(Work to complete) Every entry that appears below is to be output exactly.

Collected data entries:
<<<<

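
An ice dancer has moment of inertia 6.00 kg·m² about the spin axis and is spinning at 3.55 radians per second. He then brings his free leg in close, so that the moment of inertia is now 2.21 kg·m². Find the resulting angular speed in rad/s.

ω₂ ≈ 9.64 rad/s

No external torque acts about the spin axis, so angular momentum is conserved.
ω₂ = I₁ω₁ / I₂ = (6.000)(3.55 rad/s) / (2.210) = 9.638 rad/s.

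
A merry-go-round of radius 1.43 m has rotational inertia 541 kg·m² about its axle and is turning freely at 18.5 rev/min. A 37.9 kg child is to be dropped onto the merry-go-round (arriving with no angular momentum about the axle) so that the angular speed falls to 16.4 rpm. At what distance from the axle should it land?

No external torque acts about the axle; L_before = L_after.
I_p ω_i = (I_p + m r²) ω_f ⇒ m r² = I_p(ω_i/ω_f − 1) = 541.0(18.5/16.4 − 1) = 69.27 kg·m².
r = √(69.27/37.9) = 1.352 m.

r ≈ 1.35 m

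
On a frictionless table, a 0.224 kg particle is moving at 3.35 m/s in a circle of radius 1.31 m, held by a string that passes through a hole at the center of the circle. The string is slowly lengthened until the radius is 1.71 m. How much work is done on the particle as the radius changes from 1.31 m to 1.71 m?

W ≈ -0.519 J

The only horizontal force on the mass is along the cord (radial), so it exerts no torque about the hole and angular momentum m v r is conserved.
v₂ = v₁ r₁ / r₂ = (3.35)(1.31) / (1.71) = 2.566 m/s.
W = ΔKE = ½m(v₂² − v₁²) = -0.5193 J.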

>>>>

(Answer to the problem)
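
An ice dancer has moment of inertia 6.00 kg·m² about the spin axis and is spinning at 3.55 radians per second. He then brings his free leg in close, so that the moment of inertia is now 2.21 kg·m². Find the resulting angular speed in rad/s.

ω₂ ≈ 9.64 rad/s

No external torque acts about the spin axis, so angular momentum is conserved.
ω₂ = I₁ω₁ / I₂ = (6.000)(3.55 rad/s) / (2.210) = 9.638 rad/s.

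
A merry-go-round of radius 1.43 m has rotational inertia 541 kg·m² about its axle and is turning freely at 18.5 rev/min. A 37.9 kg child is to be dropped onto the merry-go-round (arriving with no angular momentum about the axle) so that the angular speed falls to 16.4 rpm. At what distance from the axle should it land?

No external torque acts about the axle; L_before = L_after.
I_p ω_i = (I_p + m r²) ω_f ⇒ m r² = I_p(ω_i/ω_f − 1) = 541.0(18.5/16.4 − 1) = 69.27 kg·m².
r = √(69.27/37.9) = 1.352 m.

r ≈ 1.35 m

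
On a frictionless table, a 0.224 kg particle is moving at 3.35 m/s in a circle of radius 1.31 m, held by a string that passes through a hole at the center of the circle. The string is slowly lengthened until the radius is 1.71 m. How much work is done on the particle as the radius changes from 1.31 m to 1.71 m?

W ≈ -0.519 J

The only horizontal force on the mass is along the cord (radial), so it exerts no torque about the hole and angular momentum m v r is conserved.
v₂ = v₁ r₁ / r₂ = (3.35)(1.31) / (1.71) = 2.566 m/s.
W = ΔKE = ½m(v₂² − v₁²) = -0.5193 J.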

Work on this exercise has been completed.